**WORK REQUIRED:**
Could every line of the data be copied out once more, exactly?

**RECORDS:**
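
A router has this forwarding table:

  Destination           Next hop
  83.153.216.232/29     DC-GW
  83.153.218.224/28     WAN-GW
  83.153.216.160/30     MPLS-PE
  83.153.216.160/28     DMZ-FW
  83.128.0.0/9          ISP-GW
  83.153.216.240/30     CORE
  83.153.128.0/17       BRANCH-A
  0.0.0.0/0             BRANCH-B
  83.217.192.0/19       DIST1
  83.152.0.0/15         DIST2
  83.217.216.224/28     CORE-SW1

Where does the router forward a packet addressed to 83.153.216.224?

Routes whose prefix contains 83.153.216.224:
  0.0.0.0/0 (default, matches everything) -> BRANCH-B
  83.128.0.0/9 (83.128.0.0 - 83.255.255.255) -> ISP-GW
  83.152.0.0/15 (83.152.0.0 - 83.153.255.255) -> DIST2
  83.153.128.0/17 (83.153.128.0 - 83.153.255.255) -> BRANCH-A
More-specific entries that do NOT match:
  83.153.216.160/30 (83.153.216.160 - 83.153.216.163) does not contain 83.153.216.224
  83.153.216.240/30 (83.153.216.240 - 83.153.216.243) does not contain 83.153.216.224
  83.153.216.232/29 (83.153.216.232 - 83.153.216.239) does not contain 83.153.216.224
  83.153.218.224/28 (83.153.218.224 - 83.153.218.239) does not contain 83.153.216.224
  83.153.216.160/28 (83.153.216.160 - 83.153.216.175) does not contain 83.153.216.224
  83.217.216.224/28 (83.217.216.224 - 83.217.216.239) does not contain 83.153.216.224
  83.217.192.0/19 (83.217.192.0 - 83.217.223.255) does not contain 83.153.216.224
Longest matching prefix is /17 -> next hop BRANCH-A.

BRANCH-A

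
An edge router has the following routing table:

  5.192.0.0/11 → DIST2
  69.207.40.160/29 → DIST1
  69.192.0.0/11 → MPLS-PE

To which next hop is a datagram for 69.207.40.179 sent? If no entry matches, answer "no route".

MPLS-PE

Routes whose prefix contains 69.207.40.179:
  69.192.0.0/11 (69.192.0.0 - 69.223.255.255) -> MPLS-PE
More-specific entries that do NOT match:
  69.207.40.160/29 (69.207.40.160 - 69.207.40.167) does not contain 69.207.40.179
Longest matching prefix is /11 -> next hop MPLS-PE.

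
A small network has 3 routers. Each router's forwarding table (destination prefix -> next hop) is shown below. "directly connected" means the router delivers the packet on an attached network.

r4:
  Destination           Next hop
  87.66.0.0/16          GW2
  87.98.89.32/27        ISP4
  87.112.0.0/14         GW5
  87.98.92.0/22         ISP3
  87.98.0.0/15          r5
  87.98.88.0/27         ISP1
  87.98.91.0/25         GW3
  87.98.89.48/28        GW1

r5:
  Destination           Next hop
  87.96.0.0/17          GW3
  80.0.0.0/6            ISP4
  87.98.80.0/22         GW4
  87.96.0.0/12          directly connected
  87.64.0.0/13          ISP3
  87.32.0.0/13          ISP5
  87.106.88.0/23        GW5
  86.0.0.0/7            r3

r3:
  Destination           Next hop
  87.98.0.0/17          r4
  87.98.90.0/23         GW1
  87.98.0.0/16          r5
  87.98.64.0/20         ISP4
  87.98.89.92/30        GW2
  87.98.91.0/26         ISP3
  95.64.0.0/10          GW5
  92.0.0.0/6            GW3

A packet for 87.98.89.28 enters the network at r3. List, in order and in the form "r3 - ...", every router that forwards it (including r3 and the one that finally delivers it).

At r3: longest match for 87.98.89.28 is 87.98.0.0/17 -> r4
At r4: longest match for 87.98.89.28 is 87.98.0.0/15 -> r5
At r5: longest match for 87.98.89.28 is 87.96.0.0/12 -> directly connected

r3 - r4 - r5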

**EXPECTED ANSWER:**
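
A router has this forwarding table:

  Destination           Next hop
  83.153.216.232/29     DC-GW
  83.153.218.224/28     WAN-GW
  83.153.216.160/30     MPLS-PE
  83.153.216.160/28     DMZ-FW
  83.128.0.0/9          ISP-GW
  83.153.216.240/30     CORE
  83.153.128.0/17       BRANCH-A
  0.0.0.0/0             BRANCH-B
  83.217.192.0/19       DIST1
  83.152.0.0/15         DIST2
  83.217.216.224/28     CORE-SW1

Where does the router forward a packet addressed to 83.153.216.224?

Routes whose prefix contains 83.153.216.224:
  0.0.0.0/0 (default, matches everything) -> BRANCH-B
  83.128.0.0/9 (83.128.0.0 - 83.255.255.255) -> ISP-GW
  83.152.0.0/15 (83.152.0.0 - 83.153.255.255) -> DIST2
  83.153.128.0/17 (83.153.128.0 - 83.153.255.255) -> BRANCH-A
More-specific entries that do NOT match:
  83.153.216.160/30 (83.153.216.160 - 83.153.216.163) does not contain 83.153.216.224
  83.153.216.240/30 (83.153.216.240 - 83.153.216.243) does not contain 83.153.216.224
  83.153.216.232/29 (83.153.216.232 - 83.153.216.239) does not contain 83.153.216.224
  83.153.218.224/28 (83.153.218.224 - 83.153.218.239) does not contain 83.153.216.224
  83.153.216.160/28 (83.153.216.160 - 83.153.216.175) does not contain 83.153.216.224
  83.217.216.224/28 (83.217.216.224 - 83.217.216.239) does not contain 83.153.216.224
  83.217.192.0/19 (83.217.192.0 - 83.217.223.255) does not contain 83.153.216.224
Longest matching prefix is /17 -> next hop BRANCH-A.

BRANCH-A

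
An edge router has the following routing table:

  5.192.0.0/11 → DIST2
  69.207.40.160/29 → DIST1
  69.192.0.0/11 → MPLS-PE

To which next hop is a datagram for 69.207.40.179 sent? If no entry matches, answer "no route".

MPLS-PE

Routes whose prefix contains 69.207.40.179:
  69.192.0.0/11 (69.192.0.0 - 69.223.255.255) -> MPLS-PE
More-specific entries that do NOT match:
  69.207.40.160/29 (69.207.40.160 - 69.207.40.167) does not contain 69.207.40.179
Longest matching prefix is /11 -> next hop MPLS-PE.

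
A small network has 3 routers. Each router's forwarding table (destination prefix -> next hop) is shown below. "directly connected" means the router delivers the packet on an attached network.

r4:
  Destination           Next hop
  87.66.0.0/16          GW2
  87.98.89.32/27        ISP4
  87.112.0.0/14         GW5
  87.98.92.0/22         ISP3
  87.98.0.0/15          r5
  87.98.88.0/27         ISP1
  87.98.91.0/25         GW3
  87.98.89.48/28        GW1

r5:
  Destination           Next hop
  87.96.0.0/17          GW3
  80.0.0.0/6            ISP4
  87.98.80.0/22         GW4
  87.96.0.0/12          directly connected
  87.64.0.0/13          ISP3
  87.32.0.0/13          ISP5
  87.106.88.0/23        GW5
  86.0.0.0/7            r3

r3:
  Destination           Next hop
  87.98.0.0/17          r4
  87.98.90.0/23         GW1
  87.98.0.0/16          r5
  87.98.64.0/20         ISP4
  87.98.89.92/30        GW2
  87.98.91.0/26         ISP3
  95.64.0.0/10          GW5
  92.0.0.0/6            GW3

A packet for 87.98.89.28 enters the network at r3. List, in order and in the form "r3 - ...", every router that forwards it (including r3 and the one that finally delivers it).

At r3: longest match for 87.98.89.28 is 87.98.0.0/17 -> r4
At r4: longest match for 87.98.89.28 is 87.98.0.0/15 -> r5
At r5: longest match for 87.98.89.28 is 87.96.0.0/12 -> directly connected

r3 - r4 - r5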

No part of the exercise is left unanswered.